▶ **WHAT IS EXPECTED**: How many lines in this material include the string "Using"? Answer with the number and nothing further.

▶ **DATASET EXTRACT**:

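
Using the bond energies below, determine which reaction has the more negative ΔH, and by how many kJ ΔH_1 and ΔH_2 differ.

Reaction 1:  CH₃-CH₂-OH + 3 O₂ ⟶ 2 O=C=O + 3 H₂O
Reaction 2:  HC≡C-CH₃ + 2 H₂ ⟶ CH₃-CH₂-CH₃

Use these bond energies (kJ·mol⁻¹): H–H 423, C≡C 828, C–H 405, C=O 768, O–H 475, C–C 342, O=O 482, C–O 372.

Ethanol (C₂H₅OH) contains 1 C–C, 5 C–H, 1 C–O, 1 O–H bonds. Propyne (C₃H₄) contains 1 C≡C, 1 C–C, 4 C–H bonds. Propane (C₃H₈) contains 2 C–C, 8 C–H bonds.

Reaction 1, by 974 kJ

Reaction 1:
  Bonds broken (reactants):
    C–C: 1 × 342 = 342
    C–H: 5 × 405 = 2025
    C–O: 1 × 372 = 372
    O–H: 1 × 475 = 475
    O=O: 3 × 482 = 1446
    Σ(broken) = 4660 kJ
  Bonds formed (products):
    C=O: 4 × 768 = 3072
    O–H: 6 × 475 = 2850
    Σ(formed) = 5922 kJ
  ΔH_1 = 4660 − 5922 = −1262 kJ
Reaction 2:
  Bonds broken (reactants):
    C≡C: 1 × 828 = 828
    C–C: 1 × 342 = 342
    C–H: 4 × 405 = 1620
    H–H: 2 × 423 = 846
    Σ(broken) = 3636 kJ
  Bonds formed (products):
    C–C: 2 × 342 = 684
    C–H: 8 × 405 = 3240
    Σ(formed) = 3924 kJ
  ΔH_2 = 3636 − 3924 = −288 kJ
ΔH_1 − ΔH_2 = −974 kJ, so reaction 1 has the more negative ΔH; |ΔH_1 − ΔH_2| = 974 kJ.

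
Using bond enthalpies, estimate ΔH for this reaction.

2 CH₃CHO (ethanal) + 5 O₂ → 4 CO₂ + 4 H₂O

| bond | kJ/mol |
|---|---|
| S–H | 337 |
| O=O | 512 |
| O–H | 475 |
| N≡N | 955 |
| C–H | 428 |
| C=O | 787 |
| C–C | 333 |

Bonds broken (reactants):
  C–C: 2 × 333 = 666
  C–H: 8 × 428 = 3424
  C=O: 2 × 787 = 1574
  O=O: 5 × 512 = 2560
  Σ(broken) = 8224 kJ
Bonds formed (products):
  C=O: 8 × 787 = 6296
  O–H: 8 × 475 = 3800
  Σ(formed) = 10096 kJ
ΔH = Σ(broken) − Σ(formed) = 8224 − 10096 = −1872 kJ

ΔH ≈ −1872 kJ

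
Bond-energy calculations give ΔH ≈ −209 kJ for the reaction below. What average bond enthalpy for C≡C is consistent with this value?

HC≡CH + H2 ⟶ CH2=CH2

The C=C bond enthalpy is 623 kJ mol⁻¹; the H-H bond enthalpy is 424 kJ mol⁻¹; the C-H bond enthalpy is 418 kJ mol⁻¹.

Let D be the C≡C bond energy.
Σ(broken) = 1×D + 2×418 + 1×424 = 1260 + D
Σ(formed) = 4×418 + 1×623 = 2295
ΔH = Σ(broken) − Σ(formed) = (1260 + D) − (2295) = −1035 + D
Setting this equal to −209 kJ gives D = 826 kJ/mol.

D(C≡C) ≈ 826 kJ/mol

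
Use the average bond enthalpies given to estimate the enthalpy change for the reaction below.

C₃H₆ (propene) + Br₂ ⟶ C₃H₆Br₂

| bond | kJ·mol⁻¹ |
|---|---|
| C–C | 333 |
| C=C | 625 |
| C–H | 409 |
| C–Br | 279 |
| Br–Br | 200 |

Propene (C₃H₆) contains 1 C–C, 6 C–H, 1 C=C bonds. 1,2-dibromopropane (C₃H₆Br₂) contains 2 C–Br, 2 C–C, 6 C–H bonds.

Bonds broken (reactants):
  Br–Br: 1 × 200 = 200
  C–C: 1 × 333 = 333
  C–H: 6 × 409 = 2454
  C=C: 1 × 625 = 625
  Σ(broken) = 3612 kJ
Bonds formed (products):
  C–Br: 2 × 279 = 558
  C–C: 2 × 333 = 666
  C–H: 6 × 409 = 2454
  Σ(formed) = 3678 kJ
ΔH = Σ(broken) − Σ(formed) = 3612 − 3678 = −66 kJ

ΔH ≈ −66 kJ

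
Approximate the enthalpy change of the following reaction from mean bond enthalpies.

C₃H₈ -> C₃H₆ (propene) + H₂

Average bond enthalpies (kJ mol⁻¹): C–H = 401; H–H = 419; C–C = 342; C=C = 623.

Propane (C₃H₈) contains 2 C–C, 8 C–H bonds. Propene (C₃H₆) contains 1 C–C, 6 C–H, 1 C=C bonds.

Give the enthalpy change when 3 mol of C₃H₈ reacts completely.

Bonds broken (reactants):
  C–C: 2 × 342 = 684
  C–H: 8 × 401 = 3208
  Σ(broken) = 3892 kJ
Bonds formed (products):
  C–C: 1 × 342 = 342
  C–H: 6 × 401 = 2406
  C=C: 1 × 623 = 623
  H–H: 1 × 419 = 419
  Σ(formed) = 3790 kJ
ΔH = Σ(broken) − Σ(formed) = 3892 − 3790 = +102 kJ
For 3× the reaction as written: 3 × (+102) = +306 kJ

ΔH = +306 kJ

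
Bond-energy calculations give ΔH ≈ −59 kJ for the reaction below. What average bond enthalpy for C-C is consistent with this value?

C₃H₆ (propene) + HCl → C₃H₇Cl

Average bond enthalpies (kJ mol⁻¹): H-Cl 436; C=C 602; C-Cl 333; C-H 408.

Let D be the C-C bond energy.
Σ(broken) = 1×D + 6×408 + 1×602 + 1×436 = 3486 + D
Σ(formed) = 2×D + 1×333 + 7×408 = 3189 + 2D
ΔH = Σ(broken) − Σ(formed) = (3486 + D) − (3189 + 2D) = +297 − D
Setting this equal to −59 kJ gives D = 356 kJ/mol.

D(C-C) ≈ 356 kJ/mol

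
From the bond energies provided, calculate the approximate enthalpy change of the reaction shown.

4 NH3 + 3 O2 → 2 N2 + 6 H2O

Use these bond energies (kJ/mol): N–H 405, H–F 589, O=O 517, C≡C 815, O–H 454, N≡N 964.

Bonds broken (reactants):
  N–H: 12 × 405 = 4860
  O=O: 3 × 517 = 1551
  Σ(broken) = 6411 kJ
Bonds formed (products):
  N≡N: 2 × 964 = 1928
  O–H: 12 × 454 = 5448
  Σ(formed) = 7376 kJ
ΔH = Σ(broken) − Σ(formed) = 6411 − 7376 = −965 kJ

ΔH ≈ −965 kJ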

▶ **ANSWER BOX**: 2